_Activity_
Extract each line from the entries below that has the string "characters" in it.

--- START ---

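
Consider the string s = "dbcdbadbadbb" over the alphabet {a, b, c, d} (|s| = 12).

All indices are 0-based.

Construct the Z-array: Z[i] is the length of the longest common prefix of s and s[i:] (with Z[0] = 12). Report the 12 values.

Z[0]=12
i=1: outside box; Z[1]=0
i=2: outside box; Z[2]=0
i=3: outside box; Z[3]=2 extend→box=[3,5)
i=4: min(r-i=1, Z[1]=0)=0; Z[4]=0
i=5: outside box; Z[5]=0
i=6: outside box; Z[6]=2 extend→box=[6,8)
i=7: min(r-i=1, Z[1]=0)=0; Z[7]=0
i=8: outside box; Z[8]=0
i=9: outside box; Z[9]=2 extend→box=[9,11)
i=10: min(r-i=1, Z[1]=0)=0; Z[10]=0
i=11: outside box; Z[11]=0

[12, 0, 0, 2, 0, 0, 2, 0, 0, 2, 0, 0]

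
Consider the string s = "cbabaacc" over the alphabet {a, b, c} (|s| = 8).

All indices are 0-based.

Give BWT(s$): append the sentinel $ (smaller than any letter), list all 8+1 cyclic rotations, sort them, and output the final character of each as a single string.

rank  rotation   last
    0  $cbabaacc  c
    1  aacc$cbab  b
    2  abaacc$cb  b
    3  acc$cbaba  a
    4  baacc$cba  a
    5  babaacc$c  c
    6  c$cbabaac  c
    7  cbabaacc$  $
    8  cc$cbabaa  a

cbbaacc$a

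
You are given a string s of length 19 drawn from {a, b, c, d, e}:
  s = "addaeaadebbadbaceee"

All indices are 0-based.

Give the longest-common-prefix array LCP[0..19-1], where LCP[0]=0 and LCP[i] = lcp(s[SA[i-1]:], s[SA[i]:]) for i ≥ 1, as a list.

rank→(start, suffix):
  0 → (5, 'aadebbadbaceee')
  1 → (14, 'aceee')
  2 → (11, 'adbaceee')
  3 → (0, 'addaeaadebbadbaceee')
  4 → (6, 'adebbadbaceee')
  5 → (3, 'aeaadebbadbaceee')
  6 → (13, 'baceee')
  7 → (10, 'badbaceee')
  8 → (9, 'bbadbaceee')
  9 → (15, 'ceee')
  10 → (2, 'daeaadebbadbaceee')
  11 → (12, 'dbaceee')
  12 → (1, 'ddaeaadebbadbaceee')
  13 → (7, 'debbadbaceee')
  14 → (18, 'e')
  15 → (4, 'eaadebbadbaceee')
  16 → (8, 'ebbadbaceee')
  17 → (17, 'ee')
  18 → (16, 'eee')

SA = [5, 14, 11, 0, 6, 3, 13, 10, 9, 15, 2, 12, 1, 7, 18, 4, 8, 17, 16]
i: (SA[i-1],SA[i]) lcp shared
  1: (5,14) 1 'a'
  2: (14,11) 1 'a'
  3: (11,0) 2 'ad'
  4: (0,6) 2 'ad'
  5: (6,3) 1 'a'
  6: (3,13) 0 ''
  7: (13,10) 2 'ba'
  8: (10,9) 1 'b'
  9: (9,15) 0 ''
  10: (15,2) 0 ''
  11: (2,12) 1 'd'
  12: (12,1) 1 'd'
  13: (1,7) 1 'd'
  14: (7,18) 0 ''
  15: (18,4) 1 'e'
  16: (4,8) 1 'e'
  17: (8,17) 1 'e'
  18: (17,16) 2 'ee'

[0, 1, 1, 2, 2, 1, 0, 2, 1, 0, 0, 1, 1, 1, 0, 1, 1, 1, 2]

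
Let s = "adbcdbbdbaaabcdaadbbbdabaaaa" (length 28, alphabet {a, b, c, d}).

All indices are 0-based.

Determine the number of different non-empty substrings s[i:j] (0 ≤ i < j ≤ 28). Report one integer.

rank | idx | suffix
   0 |  27 | a
   1 |  26 | aa
   2 |  25 | aaa
   3 |  24 | aaaa
   4 |   9 | aaabcdaadbbbdabaaaa
   5 |  10 | aabcdaadbbbdabaaaa
   6 |  15 | aadbbbdabaaaa
   7 |  22 | abaaaa
   8 |  11 | abcdaadbbbdabaaaa
   9 |  16 | adbbbdabaaaa
  10 |   0 | adbcdbbdbaaabcdaadbbbdabaaaa
  11 |  23 | baaaa
  12 |   8 | baaabcdaadbbbdabaaaa
  13 |  18 | bbbdabaaaa
  14 |  19 | bbdabaaaa
  15 |   5 | bbdbaaabcdaadbbbdabaaaa
  16 |  12 | bcdaadbbbdabaaaa
  17 |   2 | bcdbbdbaaabcdaadbbbdabaaaa
  18 |  20 | bdabaaaa
  19 |   6 | bdbaaabcdaadbbbdabaaaa
  20 |  13 | cdaadbbbdabaaaa
  21 |   3 | cdbbdbaaabcdaadbbbdabaaaa
  22 |  14 | daadbbbdabaaaa
  23 |  21 | dabaaaa
  24 |   7 | dbaaabcdaadbbbdabaaaa
  25 |  17 | dbbbdabaaaa
  26 |   4 | dbbdbaaabcdaadbbbdabaaaa
  27 |   1 | dbcdbbdbaaabcdaadbbbdabaaaa

SA = [27, 26, 25, 24, 9, 10, 15, 22, 11, 16, 0, 23, 8, 18, 19, 5, 12, 2, 20, 6, 13, 3, 14, 21, 7, 17, 4, 1]
rank  pair      lcp
   1  s[27:],s[26:]  1  'a'
   2  s[26:],s[25:]  2  'aa'
   3  s[25:],s[24:]  3  'aaa'
   4  s[24:],s[9:]  3  'aaa'
   5  s[9:],s[10:]  2  'aa'
   6  s[10:],s[15:]  2  'aa'
   7  s[15:],s[22:]  1  'a'
   8  s[22:],s[11:]  2  'ab'
   9  s[11:],s[16:]  1  'a'
  10  s[16:],s[0:]  3  'adb'
  11  s[0:],s[23:]  0  ''
  12  s[23:],s[8:]  4  'baaa'
  13  s[8:],s[18:]  1  'b'
  14  s[18:],s[19:]  2  'bb'
  15  s[19:],s[5:]  3  'bbd'
  16  s[5:],s[12:]  1  'b'
  17  s[12:],s[2:]  3  'bcd'
  18  s[2:],s[20:]  1  'b'
  19  s[20:],s[6:]  2  'bd'
  20  s[6:],s[13:]  0  ''
  21  s[13:],s[3:]  2  'cd'
  22  s[3:],s[14:]  0  ''
  23  s[14:],s[21:]  2  'da'
  24  s[21:],s[7:]  1  'd'
  25  s[7:],s[17:]  2  'db'
  26  s[17:],s[4:]  3  'dbb'
  27  s[4:],s[1:]  2  'db'

n(n+1)/2 = 28·29/2 = 406
Σ LCP = 0 + 1 + 2 + 3 + 3 + 2 + 2 + 1 + 2 + 1 + 3 + 0 + 4 + 1 + 2 + 3 + 1 + 3 + 1 + 2 + 0 + 2 + 0 + 2 + 1 + 2 + 3 + 2 = 49
distinct = 406 − 49 = 357

357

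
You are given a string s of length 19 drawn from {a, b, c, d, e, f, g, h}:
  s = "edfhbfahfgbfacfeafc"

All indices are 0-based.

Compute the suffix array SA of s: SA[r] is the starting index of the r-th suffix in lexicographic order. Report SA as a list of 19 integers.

[12, 16, 6, 10, 4, 18, 13, 1, 15, 0, 11, 5, 17, 14, 8, 2, 9, 3, 7]

rank | idx | suffix
   0 |  12 | acfeafc
   1 |  16 | afc
   2 |   6 | ahfgbfacfeafc
   3 |  10 | bfacfeafc
   4 |   4 | bfahfgbfacfeafc
   5 |  18 | c
   6 |  13 | cfeafc
   7 |   1 | dfhbfahfgbfacfeafc
   8 |  15 | eafc
   9 |   0 | edfhbfahfgbfacfeafc
  10 |  11 | facfeafc
  11 |   5 | fahfgbfacfeafc
  12 |  17 | fc
  13 |  14 | feafc
  14 |   8 | fgbfacfeafc
  15 |   2 | fhbfahfgbfacfeafc
  16 |   9 | gbfacfeafc
  17 |   3 | hbfahfgbfacfeafc
  18 |   7 | hfgbfacfeafc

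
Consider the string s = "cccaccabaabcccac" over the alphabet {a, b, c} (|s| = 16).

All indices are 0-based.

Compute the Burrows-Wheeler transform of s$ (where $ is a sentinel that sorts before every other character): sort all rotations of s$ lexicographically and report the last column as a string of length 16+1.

rank  rotation           last
    0  $cccaccabaabcccac  c
    1  aabcccac$cccaccab  b
    2  abaabcccac$cccacc  c
    3  abcccac$cccaccaba  a
    4  ac$cccaccabaabccc  c
    5  accabaabcccac$ccc  c
    6  baabcccac$cccacca  a
    7  bcccac$cccaccabaa  a
    8  c$cccaccabaabccca  a
    9  cabaabcccac$cccac  c
   10  cac$cccaccabaabcc  c
   11  caccabaabcccac$cc  c
   12  ccabaabcccac$ccca  a
   13  ccac$cccaccabaabc  c
   14  ccaccabaabcccac$c  c
   15  cccac$cccaccabaab  b
   16  cccaccabaabcccac$  $

cbcaccaaacccaccb$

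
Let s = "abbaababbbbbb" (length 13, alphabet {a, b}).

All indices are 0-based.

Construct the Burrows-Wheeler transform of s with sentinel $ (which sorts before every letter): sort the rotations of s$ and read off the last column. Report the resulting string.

bba$bbbababbba

rank  rotation        last
    0  $abbaababbbbbb  b
    1  aababbbbbb$abb  b
    2  ababbbbbb$abba  a
    3  abbaababbbbbb$  $
    4  abbbbbb$abbaab  b
    5  b$abbaababbbbb  b
    6  baababbbbbb$ab  b
    7  babbbbbb$abbaa  a
    8  bb$abbaababbbb  b
    9  bbaababbbbbb$a  a
   10  bbb$abbaababbb  b
   11  bbbb$abbaababb  b
   12  bbbbb$abbaabab  b
   13  bbbbbb$abbaaba  a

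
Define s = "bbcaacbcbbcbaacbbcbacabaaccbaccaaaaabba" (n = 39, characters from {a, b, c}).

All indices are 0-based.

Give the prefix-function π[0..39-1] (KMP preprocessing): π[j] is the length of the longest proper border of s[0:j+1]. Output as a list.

[0, 1, 0, 0, 0, 0, 1, 0, 1, 2, 3, 1, 0, 0, 0, 1, 2, 3, 1, 0, 0, 0, 1, 0, 0, 0, 0, 1, 0, 0, 0, 0, 0, 0, 0, 0, 1, 2, 0]

π[0] = 0
j=1 s[j]='b': π[1]=1 (border 'b')
j=2 s[j]='c': k: 1→0; π[2]=0 (border '')
j=3 s[j]='a': π[3]=0 (border '')
j=4 s[j]='a': π[4]=0 (border '')
j=5 s[j]='c': π[5]=0 (border '')
j=6 s[j]='b': π[6]=1 (border 'b')
j=7 s[j]='c': k: 1→0; π[7]=0 (border '')
j=8 s[j]='b': π[8]=1 (border 'b')
j=9 s[j]='b': π[9]=2 (border 'bb')
j=10 s[j]='c': π[10]=3 (border 'bbc')
j=11 s[j]='b': k: 3→0; π[11]=1 (border 'b')
j=12 s[j]='a': k: 1→0; π[12]=0 (border '')
j=13 s[j]='a': π[13]=0 (border '')
j=14 s[j]='c': π[14]=0 (border '')
j=15 s[j]='b': π[15]=1 (border 'b')
j=16 s[j]='b': π[16]=2 (border 'bb')
j=17 s[j]='c': π[17]=3 (border 'bbc')
j=18 s[j]='b': k: 3→0; π[18]=1 (border 'b')
j=19 s[j]='a': k: 1→0; π[19]=0 (border '')
j=20 s[j]='c': π[20]=0 (border '')
j=21 s[j]='a': π[21]=0 (border '')
j=22 s[j]='b': π[22]=1 (border 'b')
j=23 s[j]='a': k: 1→0; π[23]=0 (border '')
j=24 s[j]='a': π[24]=0 (border '')
j=25 s[j]='c': π[25]=0 (border '')
j=26 s[j]='c': π[26]=0 (border '')
j=27 s[j]='b': π[27]=1 (border 'b')
j=28 s[j]='a': k: 1→0; π[28]=0 (border '')
j=29 s[j]='c': π[29]=0 (border '')
j=30 s[j]='c': π[30]=0 (border '')
j=31 s[j]='a': π[31]=0 (border '')
j=32 s[j]='a': π[32]=0 (border '')
j=33 s[j]='a': π[33]=0 (border '')
j=34 s[j]='a': π[34]=0 (border '')
j=35 s[j]='a': π[35]=0 (border '')
j=36 s[j]='b': π[36]=1 (border 'b')
j=37 s[j]='b': π[37]=2 (border 'bb')
j=38 s[j]='a': k: 2→1→0; π[38]=0 (border '')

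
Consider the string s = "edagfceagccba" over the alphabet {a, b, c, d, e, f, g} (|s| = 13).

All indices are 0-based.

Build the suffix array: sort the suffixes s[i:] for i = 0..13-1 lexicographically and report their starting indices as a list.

[12, 7, 2, 11, 10, 9, 5, 1, 6, 0, 4, 8, 3]

sorted suffixes:
  #0 SA[0]=12  'a'
  #1 SA[1]=7  'agccba'
  #2 SA[2]=2  'agfceagccba'
  #3 SA[3]=11  'ba'
  #4 SA[4]=10  'cba'
  #5 SA[5]=9  'ccba'
  #6 SA[6]=5  'ceagccba'
  #7 SA[7]=1  'dagfceagccba'
  #8 SA[8]=6  'eagccba'
  #9 SA[9]=0  'edagfceagccba'
  #10 SA[10]=4  'fceagccba'
  #11 SA[11]=8  'gccba'
  #12 SA[12]=3  'gfceagccba'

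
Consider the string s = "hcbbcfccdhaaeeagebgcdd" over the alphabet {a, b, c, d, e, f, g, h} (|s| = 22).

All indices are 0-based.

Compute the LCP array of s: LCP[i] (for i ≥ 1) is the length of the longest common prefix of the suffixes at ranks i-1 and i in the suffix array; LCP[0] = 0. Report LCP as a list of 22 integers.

sorted suffixes:
  #0 SA[0]=10  'aaeeagebgcdd'
  #1 SA[1]=11  'aeeagebgcdd'
  #2 SA[2]=14  'agebgcdd'
  #3 SA[3]=2  'bbcfccdhaaeeagebgcdd'
  #4 SA[4]=3  'bcfccdhaaeeagebgcdd'
  #5 SA[5]=17  'bgcdd'
  #6 SA[6]=1  'cbbcfccdhaaeeagebgcdd'
  #7 SA[7]=6  'ccdhaaeeagebgcdd'
  #8 SA[8]=19  'cdd'
  #9 SA[9]=7  'cdhaaeeagebgcdd'
  #10 SA[10]=4  'cfccdhaaeeagebgcdd'
  #11 SA[11]=21  'd'
  #12 SA[12]=20  'dd'
  #13 SA[13]=8  'dhaaeeagebgcdd'
  #14 SA[14]=13  'eagebgcdd'
  #15 SA[15]=16  'ebgcdd'
  #16 SA[16]=12  'eeagebgcdd'
  #17 SA[17]=5  'fccdhaaeeagebgcdd'
  #18 SA[18]=18  'gcdd'
  #19 SA[19]=15  'gebgcdd'
  #20 SA[20]=9  'haaeeagebgcdd'
  #21 SA[21]=0  'hcbbcfccdhaaeeagebgcdd'

SA = [10, 11, 14, 2, 3, 17, 1, 6, 19, 7, 4, 21, 20, 8, 13, 16, 12, 5, 18, 15, 9, 0]
rank  pair      lcp
   1  s[10:],s[11:]  1  'a'
   2  s[11:],s[14:]  1  'a'
   3  s[14:],s[2:]  0  ''
   4  s[2:],s[3:]  1  'b'
   5  s[3:],s[17:]  1  'b'
   6  s[17:],s[1:]  0  ''
   7  s[1:],s[6:]  1  'c'
   8  s[6:],s[19:]  1  'c'
   9  s[19:],s[7:]  2  'cd'
  10  s[7:],s[4:]  1  'c'
  11  s[4:],s[21:]  0  ''
  12  s[21:],s[20:]  1  'd'
  13  s[20:],s[8:]  1  'd'
  14  s[8:],s[13:]  0  ''
  15  s[13:],s[16:]  1  'e'
  16  s[16:],s[12:]  1  'e'
  17  s[12:],s[5:]  0  ''
  18  s[5:],s[18:]  0  ''
  19  s[18:],s[15:]  1  'g'
  20  s[15:],s[9:]  0  ''
  21  s[9:],s[0:]  1  'h'

[0, 1, 1, 0, 1, 1, 0, 1, 1, 2, 1, 0, 1, 1, 0, 1, 1, 0, 0, 1, 0, 1]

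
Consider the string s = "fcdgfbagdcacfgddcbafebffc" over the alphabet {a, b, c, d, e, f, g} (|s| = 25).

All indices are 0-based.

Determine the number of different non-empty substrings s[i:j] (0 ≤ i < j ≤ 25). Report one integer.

rank | idx | suffix
   0 |  10 | acfgddcbafebffc
   1 |  18 | afebffc
   2 |   6 | agdcacfgddcbafebffc
   3 |  17 | bafebffc
   4 |   5 | bagdcacfgddcbafebffc
   5 |  21 | bffc
   6 |  24 | c
   7 |   9 | cacfgddcbafebffc
   8 |  16 | cbafebffc
   9 |   1 | cdgfbagdcacfgddcbafebffc
  10 |  11 | cfgddcbafebffc
  11 |   8 | dcacfgddcbafebffc
  12 |  15 | dcbafebffc
  13 |  14 | ddcbafebffc
  14 |   2 | dgfbagdcacfgddcbafebffc
  15 |  20 | ebffc
  16 |   4 | fbagdcacfgddcbafebffc
  17 |  23 | fc
  18 |   0 | fcdgfbagdcacfgddcbafebffc
  19 |  19 | febffc
  20 |  22 | ffc
  21 |  12 | fgddcbafebffc
  22 |   7 | gdcacfgddcbafebffc
  23 |  13 | gddcbafebffc
  24 |   3 | gfbagdcacfgddcbafebffc

SA = [10, 18, 6, 17, 5, 21, 24, 9, 16, 1, 11, 8, 15, 14, 2, 20, 4, 23, 0, 19, 22, 12, 7, 13, 3]
i: (SA[i-1],SA[i]) lcp shared
  1: (10,18) 1 'a'
  2: (18,6) 1 'a'
  3: (6,17) 0 ''
  4: (17,5) 2 'ba'
  5: (5,21) 1 'b'
  6: (21,24) 0 ''
  7: (24,9) 1 'c'
  8: (9,16) 1 'c'
  9: (16,1) 1 'c'
  10: (1,11) 1 'c'
  11: (11,8) 0 ''
  12: (8,15) 2 'dc'
  13: (15,14) 1 'd'
  14: (14,2) 1 'd'
  15: (2,20) 0 ''
  16: (20,4) 0 ''
  17: (4,23) 1 'f'
  18: (23,0) 2 'fc'
  19: (0,19) 1 'f'
  20: (19,22) 1 'f'
  21: (22,12) 1 'f'
  22: (12,7) 0 ''
  23: (7,13) 2 'gd'
  24: (13,3) 1 'g'

n(n+1)/2 = 25·26/2 = 325
Σ LCP = 0 + 1 + 1 + 0 + 2 + 1 + 0 + 1 + 1 + 1 + 1 + 0 + 2 + 1 + 1 + 0 + 0 + 1 + 2 + 1 + 1 + 1 + 0 + 2 + 1 = 22
distinct = 325 − 22 = 303

303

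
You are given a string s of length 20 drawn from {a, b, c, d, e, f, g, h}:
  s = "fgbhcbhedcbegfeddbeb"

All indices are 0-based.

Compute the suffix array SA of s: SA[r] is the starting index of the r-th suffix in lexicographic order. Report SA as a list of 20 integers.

[19, 17, 10, 2, 5, 9, 4, 16, 8, 15, 18, 7, 14, 11, 13, 0, 1, 12, 3, 6]

sorted suffixes:
  #0 SA[0]=19  'b'
  #1 SA[1]=17  'beb'
  #2 SA[2]=10  'begfeddbeb'
  #3 SA[3]=2  'bhcbhedcbegfeddbeb'
  #4 SA[4]=5  'bhedcbegfeddbeb'
  #5 SA[5]=9  'cbegfeddbeb'
  #6 SA[6]=4  'cbhedcbegfeddbeb'
  #7 SA[7]=16  'dbeb'
  #8 SA[8]=8  'dcbegfeddbeb'
  #9 SA[9]=15  'ddbeb'
  #10 SA[10]=18  'eb'
  #11 SA[11]=7  'edcbegfeddbeb'
  #12 SA[12]=14  'eddbeb'
  #13 SA[13]=11  'egfeddbeb'
  #14 SA[14]=13  'feddbeb'
  #15 SA[15]=0  'fgbhcbhedcbegfeddbeb'
  #16 SA[16]=1  'gbhcbhedcbegfeddbeb'
  #17 SA[17]=12  'gfeddbeb'
  #18 SA[18]=3  'hcbhedcbegfeddbeb'
  #19 SA[19]=6  'hedcbegfeddbeb'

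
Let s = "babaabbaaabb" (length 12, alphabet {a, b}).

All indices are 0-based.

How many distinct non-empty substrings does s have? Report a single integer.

57

sorted suffixes:
  #0 SA[0]=7  'aaabb'
  #1 SA[1]=8  'aabb'
  #2 SA[2]=3  'aabbaaabb'
  #3 SA[3]=1  'abaabbaaabb'
  #4 SA[4]=9  'abb'
  #5 SA[5]=4  'abbaaabb'
  #6 SA[6]=11  'b'
  #7 SA[7]=6  'baaabb'
  #8 SA[8]=2  'baabbaaabb'
  #9 SA[9]=0  'babaabbaaabb'
  #10 SA[10]=10  'bb'
  #11 SA[11]=5  'bbaaabb'

SA = [7, 8, 3, 1, 9, 4, 11, 6, 2, 0, 10, 5]
rank  pair      lcp
   1  s[7:],s[8:]  2  'aa'
   2  s[8:],s[3:]  4  'aabb'
   3  s[3:],s[1:]  1  'a'
   4  s[1:],s[9:]  2  'ab'
   5  s[9:],s[4:]  3  'abb'
   6  s[4:],s[11:]  0  ''
   7  s[11:],s[6:]  1  'b'
   8  s[6:],s[2:]  3  'baa'
   9  s[2:],s[0:]  2  'ba'
  10  s[0:],s[10:]  1  'b'
  11  s[10:],s[5:]  2  'bb'

n(n+1)/2 = 12·13/2 = 78
Σ LCP = 0 + 2 + 4 + 1 + 2 + 3 + 0 + 1 + 3 + 2 + 1 + 2 = 21
distinct = 78 − 21 = 57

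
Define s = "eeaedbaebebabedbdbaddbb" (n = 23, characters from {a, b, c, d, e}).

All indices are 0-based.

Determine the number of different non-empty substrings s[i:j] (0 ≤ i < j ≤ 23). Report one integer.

rank | idx | suffix
   0 |  11 | abedbdbaddbb
   1 |  18 | addbb
   2 |   6 | aebebabedbdbaddbb
   3 |   2 | aedbaebebabedbdbaddbb
   4 |  22 | b
   5 |  10 | babedbdbaddbb
   6 |  17 | baddbb
   7 |   5 | baebebabedbdbaddbb
   8 |  21 | bb
   9 |  15 | bdbaddbb
  10 |   8 | bebabedbdbaddbb
  11 |  12 | bedbdbaddbb
  12 |  16 | dbaddbb
  13 |   4 | dbaebebabedbdbaddbb
  14 |  20 | dbb
  15 |  14 | dbdbaddbb
  16 |  19 | ddbb
  17 |   1 | eaedbaebebabedbdbaddbb
  18 |   9 | ebabedbdbaddbb
  19 |   7 | ebebabedbdbaddbb
  20 |   3 | edbaebebabedbdbaddbb
  21 |  13 | edbdbaddbb
  22 |   0 | eeaedbaebebabedbdbaddbb

SA = [11, 18, 6, 2, 22, 10, 17, 5, 21, 15, 8, 12, 16, 4, 20, 14, 19, 1, 9, 7, 3, 13, 0]
rank  pair      lcp
   1  s[11:],s[18:]  1  'a'
   2  s[18:],s[6:]  1  'a'
   3  s[6:],s[2:]  2  'ae'
   4  s[2:],s[22:]  0  ''
   5  s[22:],s[10:]  1  'b'
   6  s[10:],s[17:]  2  'ba'
   7  s[17:],s[5:]  2  'ba'
   8  s[5:],s[21:]  1  'b'
   9  s[21:],s[15:]  1  'b'
  10  s[15:],s[8:]  1  'b'
  11  s[8:],s[12:]  2  'be'
  12  s[12:],s[16:]  0  ''
  13  s[16:],s[4:]  3  'dba'
  14  s[4:],s[20:]  2  'db'
  15  s[20:],s[14:]  2  'db'
  16  s[14:],s[19:]  1  'd'
  17  s[19:],s[1:]  0  ''
  18  s[1:],s[9:]  1  'e'
  19  s[9:],s[7:]  2  'eb'
  20  s[7:],s[3:]  1  'e'
  21  s[3:],s[13:]  3  'edb'
  22  s[13:],s[0:]  1  'e'

n(n+1)/2 = 23·24/2 = 276
Σ LCP = 0 + 1 + 1 + 2 + 0 + 1 + 2 + 2 + 1 + 1 + 1 + 2 + 0 + 3 + 2 + 2 + 1 + 0 + 1 + 2 + 1 + 3 + 1 = 30
distinct = 276 − 30 = 246

246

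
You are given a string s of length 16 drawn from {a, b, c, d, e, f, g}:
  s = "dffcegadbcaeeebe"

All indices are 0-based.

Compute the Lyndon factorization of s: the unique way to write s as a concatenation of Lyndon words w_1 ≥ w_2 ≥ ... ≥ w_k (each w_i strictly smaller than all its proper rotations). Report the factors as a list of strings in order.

emit factor 1: 'dff' (i=0, period=3)
emit factor 2: 'ceg' (i=3, period=3)
emit factor 3: 'adbcaeeebe' (i=6, period=10)

["dff", "ceg", "adbcaeeebe"]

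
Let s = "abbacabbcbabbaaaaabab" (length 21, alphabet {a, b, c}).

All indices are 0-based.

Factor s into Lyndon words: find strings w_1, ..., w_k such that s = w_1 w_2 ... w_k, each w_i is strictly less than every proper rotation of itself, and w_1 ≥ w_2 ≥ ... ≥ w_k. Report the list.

emit factor 1: 'abbacabbcb' (i=0, period=10)
emit factor 2: 'abb' (i=10, period=3)
emit factor 3: 'aaaaabab' (i=13, period=8)

["abbacabbcb", "abb", "aaaaabab"]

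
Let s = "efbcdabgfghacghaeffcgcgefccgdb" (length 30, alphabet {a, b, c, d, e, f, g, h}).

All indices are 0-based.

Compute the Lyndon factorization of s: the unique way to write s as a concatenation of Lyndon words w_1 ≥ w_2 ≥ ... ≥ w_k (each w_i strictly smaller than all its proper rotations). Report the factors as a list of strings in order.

emit factor 1: 'ef' (i=0, period=2)
emit factor 2: 'bcd' (i=2, period=3)
emit factor 3: 'abgfghacghaeffcgcgefccgdb' (i=5, period=25)

["ef", "bcd", "abgfghacghaeffcgcgefccgdb"]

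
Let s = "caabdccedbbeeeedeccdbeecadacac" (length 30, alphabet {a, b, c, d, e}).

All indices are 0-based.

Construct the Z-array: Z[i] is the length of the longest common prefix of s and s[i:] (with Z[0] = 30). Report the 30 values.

[30, 0, 0, 0, 0, 1, 1, 0, 0, 0, 0, 0, 0, 0, 0, 0, 0, 1, 1, 0, 0, 0, 0, 2, 0, 0, 0, 2, 0, 1]

Z[0]=30
i=1: outside box; Z[1]=0
i=2: outside box; Z[2]=0
i=3: outside box; Z[3]=0
i=4: outside box; Z[4]=0
i=5: outside box; Z[5]=1 grow→box=[5,6)
i=6: outside box; Z[6]=1 grow→box=[6,7)
i=7: outside box; Z[7]=0
i=8: outside box; Z[8]=0
i=9: outside box; Z[9]=0
i=10: outside box; Z[10]=0
i=11: outside box; Z[11]=0
i=12: outside box; Z[12]=0
i=13: outside box; Z[13]=0
i=14: outside box; Z[14]=0
i=15: outside box; Z[15]=0
i=16: outside box; Z[16]=0
i=17: outside box; Z[17]=1 grow→box=[17,18)
i=18: outside box; Z[18]=1 grow→box=[18,19)
i=19: outside box; Z[19]=0
i=20: outside box; Z[20]=0
i=21: outside box; Z[21]=0
i=22: outside box; Z[22]=0
i=23: outside box; Z[23]=2 grow→box=[23,25)
i=24: min(r-i=1, Z[1]=0)=0; Z[24]=0
i=25: outside box; Z[25]=0
i=26: outside box; Z[26]=0
i=27: outside box; Z[27]=2 grow→box=[27,29)
i=28: min(r-i=1, Z[1]=0)=0; Z[28]=0
i=29: outside box; Z[29]=1 grow→box=[29,30)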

--- END ---

_Solution for this problem_
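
Define s = "bbcaacbcbbcbaacbbcbacabaaccbaccaaaaabba" (n = 39, characters from {a, b, c}).
Define s = "eeaedbaebebabedbdbaddbb" (n = 23, characters from {a, b, c, d, e}).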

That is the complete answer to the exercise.